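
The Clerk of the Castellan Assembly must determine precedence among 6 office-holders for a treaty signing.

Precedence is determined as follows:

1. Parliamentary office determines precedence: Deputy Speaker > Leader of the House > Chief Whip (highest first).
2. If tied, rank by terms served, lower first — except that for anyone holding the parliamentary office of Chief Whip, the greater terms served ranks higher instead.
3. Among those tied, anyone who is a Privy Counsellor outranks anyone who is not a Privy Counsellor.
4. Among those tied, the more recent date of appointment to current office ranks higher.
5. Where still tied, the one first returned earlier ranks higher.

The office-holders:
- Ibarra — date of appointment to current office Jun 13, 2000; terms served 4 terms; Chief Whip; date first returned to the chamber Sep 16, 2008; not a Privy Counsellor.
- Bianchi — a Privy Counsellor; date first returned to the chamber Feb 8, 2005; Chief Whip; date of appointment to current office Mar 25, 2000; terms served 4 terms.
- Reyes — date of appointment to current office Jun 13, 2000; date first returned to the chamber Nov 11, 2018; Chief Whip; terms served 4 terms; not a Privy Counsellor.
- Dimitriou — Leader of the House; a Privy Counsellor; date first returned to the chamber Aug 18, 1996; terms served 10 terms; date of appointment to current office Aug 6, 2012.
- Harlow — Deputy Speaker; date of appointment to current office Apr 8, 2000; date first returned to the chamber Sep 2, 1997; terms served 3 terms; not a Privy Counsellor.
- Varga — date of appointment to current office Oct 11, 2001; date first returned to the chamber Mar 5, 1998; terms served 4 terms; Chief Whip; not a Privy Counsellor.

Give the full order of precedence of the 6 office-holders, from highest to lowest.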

> [ACTION ITEM]: Write the material out again in full, leaving no line out.

> [PROBLEM SOLUTION]:
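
The Clerk of the Castellan Assembly must determine precedence among 6 office-holders for a treaty signing.

Precedence is determined as follows:

1. Parliamentary office determines precedence: Deputy Speaker > Leader of the House > Chief Whip (highest first).
2. If tied, rank by terms served, lower first — except that for anyone holding the parliamentary office of Chief Whip, the greater terms served ranks higher instead.
3. Among those tied, anyone who is a Privy Counsellor outranks anyone who is not a Privy Counsellor.
4. Among those tied, the more recent date of appointment to current office ranks higher.
5. Where still tied, the one first returned earlier ranks higher.

The office-holders:
- Ibarra — date of appointment to current office Jun 13, 2000; terms served 4 terms; Chief Whip; date first returned to the chamber Sep 16, 2008; not a Privy Counsellor.
- Bianchi — a Privy Counsellor; date first returned to the chamber Feb 8, 2005; Chief Whip; date of appointment to current office Mar 25, 2000; terms served 4 terms.
- Reyes — date of appointment to current office Jun 13, 2000; date first returned to the chamber Nov 11, 2018; Chief Whip; terms served 4 terms; not a Privy Counsellor.
- Dimitriou — Leader of the House; a Privy Counsellor; date first returned to the chamber Aug 18, 1996; terms served 10 terms; date of appointment to current office Aug 6, 2012.
- Harlow — Deputy Speaker; date of appointment to current office Apr 8, 2000; date first returned to the chamber Sep 2, 1997; terms served 3 terms; not a Privy Counsellor.
- Varga — date of appointment to current office Oct 11, 2001; date first returned to the chamber Mar 5, 1998; terms served 4 terms; Chief Whip; not a Privy Counsellor.

Give the full order of precedence of the 6 office-holders, from highest to lowest.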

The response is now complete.